Task brief
Output the records that follow, keeping every line exactly as it is.

(Stored items)
____________________

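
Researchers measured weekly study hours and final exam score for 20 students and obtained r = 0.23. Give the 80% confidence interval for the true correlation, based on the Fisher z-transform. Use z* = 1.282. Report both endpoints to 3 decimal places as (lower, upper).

Fisher z: z_r = atanh(r) = ½·ln((1+0.23)/(1−0.23)) = 0.234189
SE(z) = 1/√(n−3) = 1/√17 = 0.242536
80% ⇒ z* = 1.282; margin = 1.282·0.242536 = 0.310931
CI on z-scale: (-0.076742, 0.545120)
Back-transform: tanh(-0.076742) = -0.076592, tanh(0.545120) = 0.496854

(-0.077, 0.497)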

____________________

Reply
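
Researchers measured weekly study hours and final exam score for 20 students and obtained r = 0.23. Give the 80% confidence interval for the true correlation, based on the Fisher z-transform. Use z* = 1.282. Report both endpoints to 3 decimal places as (lower, upper).

Fisher z: z_r = atanh(r) = ½·ln((1+0.23)/(1−0.23)) = 0.234189
SE(z) = 1/√(n−3) = 1/√17 = 0.242536
80% ⇒ z* = 1.282; margin = 1.282·0.242536 = 0.310931
CI on z-scale: (-0.076742, 0.545120)
Back-transform: tanh(-0.076742) = -0.076592, tanh(0.545120) = 0.496854

(-0.077, 0.497)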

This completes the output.